TASK ITEM
If a line of the data below contains the string "equivalently", copy it into your answer.
──────── PROVIDED DATA
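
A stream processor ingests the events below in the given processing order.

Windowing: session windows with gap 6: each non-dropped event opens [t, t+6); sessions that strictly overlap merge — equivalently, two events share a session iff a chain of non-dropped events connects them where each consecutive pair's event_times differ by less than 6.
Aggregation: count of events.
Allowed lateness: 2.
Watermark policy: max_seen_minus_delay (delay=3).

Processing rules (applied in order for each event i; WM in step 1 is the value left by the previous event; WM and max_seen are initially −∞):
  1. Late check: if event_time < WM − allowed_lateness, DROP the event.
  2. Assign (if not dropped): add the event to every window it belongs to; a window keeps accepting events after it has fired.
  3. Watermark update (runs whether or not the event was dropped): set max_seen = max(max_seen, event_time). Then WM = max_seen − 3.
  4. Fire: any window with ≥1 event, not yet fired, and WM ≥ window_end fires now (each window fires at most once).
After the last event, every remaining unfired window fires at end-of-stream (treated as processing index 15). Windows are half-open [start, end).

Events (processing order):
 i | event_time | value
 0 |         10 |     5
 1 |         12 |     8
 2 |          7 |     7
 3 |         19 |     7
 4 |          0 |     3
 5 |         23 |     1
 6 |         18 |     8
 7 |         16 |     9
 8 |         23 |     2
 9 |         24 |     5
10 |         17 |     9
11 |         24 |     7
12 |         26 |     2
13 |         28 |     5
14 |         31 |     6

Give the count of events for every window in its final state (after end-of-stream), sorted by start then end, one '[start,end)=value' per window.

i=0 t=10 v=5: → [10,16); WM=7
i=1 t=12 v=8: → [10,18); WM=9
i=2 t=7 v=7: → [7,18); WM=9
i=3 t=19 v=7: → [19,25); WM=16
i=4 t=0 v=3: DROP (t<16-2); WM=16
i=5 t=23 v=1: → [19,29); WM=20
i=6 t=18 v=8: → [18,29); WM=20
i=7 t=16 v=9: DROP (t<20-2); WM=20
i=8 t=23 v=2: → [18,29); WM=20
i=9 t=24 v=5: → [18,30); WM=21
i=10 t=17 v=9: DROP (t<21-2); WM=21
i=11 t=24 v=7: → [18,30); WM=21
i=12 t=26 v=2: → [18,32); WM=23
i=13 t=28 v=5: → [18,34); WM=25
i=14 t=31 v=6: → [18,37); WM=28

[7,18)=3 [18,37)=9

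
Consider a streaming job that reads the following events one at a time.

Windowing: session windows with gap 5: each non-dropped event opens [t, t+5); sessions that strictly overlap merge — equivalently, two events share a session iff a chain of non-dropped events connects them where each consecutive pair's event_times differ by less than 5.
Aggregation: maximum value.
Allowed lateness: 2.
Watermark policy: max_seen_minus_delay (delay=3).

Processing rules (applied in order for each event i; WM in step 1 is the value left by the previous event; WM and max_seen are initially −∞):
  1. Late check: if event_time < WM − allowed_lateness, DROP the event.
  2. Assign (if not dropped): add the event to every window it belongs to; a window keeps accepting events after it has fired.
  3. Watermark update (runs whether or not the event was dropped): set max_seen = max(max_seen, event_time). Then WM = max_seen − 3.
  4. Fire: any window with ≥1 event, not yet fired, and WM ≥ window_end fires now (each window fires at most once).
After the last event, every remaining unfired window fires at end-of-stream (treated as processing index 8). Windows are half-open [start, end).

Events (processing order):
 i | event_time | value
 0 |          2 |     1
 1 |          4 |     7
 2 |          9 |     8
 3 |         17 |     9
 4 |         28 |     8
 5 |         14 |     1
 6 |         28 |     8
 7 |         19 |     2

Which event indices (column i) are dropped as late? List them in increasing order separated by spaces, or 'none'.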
────────────────
──────── PROVIDED DATA
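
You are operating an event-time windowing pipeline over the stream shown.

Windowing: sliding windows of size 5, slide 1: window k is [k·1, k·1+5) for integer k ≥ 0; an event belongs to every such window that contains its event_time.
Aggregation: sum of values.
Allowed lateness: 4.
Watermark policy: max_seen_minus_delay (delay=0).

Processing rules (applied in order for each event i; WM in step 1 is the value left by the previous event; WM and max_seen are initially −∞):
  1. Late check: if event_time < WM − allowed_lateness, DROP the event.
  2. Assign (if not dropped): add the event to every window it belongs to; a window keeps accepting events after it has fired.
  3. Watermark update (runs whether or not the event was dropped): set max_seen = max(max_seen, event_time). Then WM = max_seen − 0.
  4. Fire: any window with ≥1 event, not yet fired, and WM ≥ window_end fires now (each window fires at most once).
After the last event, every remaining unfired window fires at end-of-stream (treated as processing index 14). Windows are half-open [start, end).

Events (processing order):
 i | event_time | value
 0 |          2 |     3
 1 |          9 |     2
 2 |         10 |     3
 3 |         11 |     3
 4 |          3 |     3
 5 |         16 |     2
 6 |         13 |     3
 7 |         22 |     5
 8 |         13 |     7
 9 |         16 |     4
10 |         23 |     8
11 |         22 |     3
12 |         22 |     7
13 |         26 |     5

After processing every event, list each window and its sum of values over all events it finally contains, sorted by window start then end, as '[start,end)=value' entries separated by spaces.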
────────────────
THE COMPLETED TASK
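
Windowing: session windows with gap 6: each non-dropped event opens [t, t+6); sessions that strictly overlap merge — equivalently, two events share a session iff a chain of non-dropped events connects them where each consecutive pair's event_times differ by less than 6.
Windowing: session windows with gap 5: each non-dropped event opens [t, t+5); sessions that strictly overlap merge — equivalently, two events share a session iff a chain of non-dropped events connects them where each consecutive pair's event_times differ by less than 5.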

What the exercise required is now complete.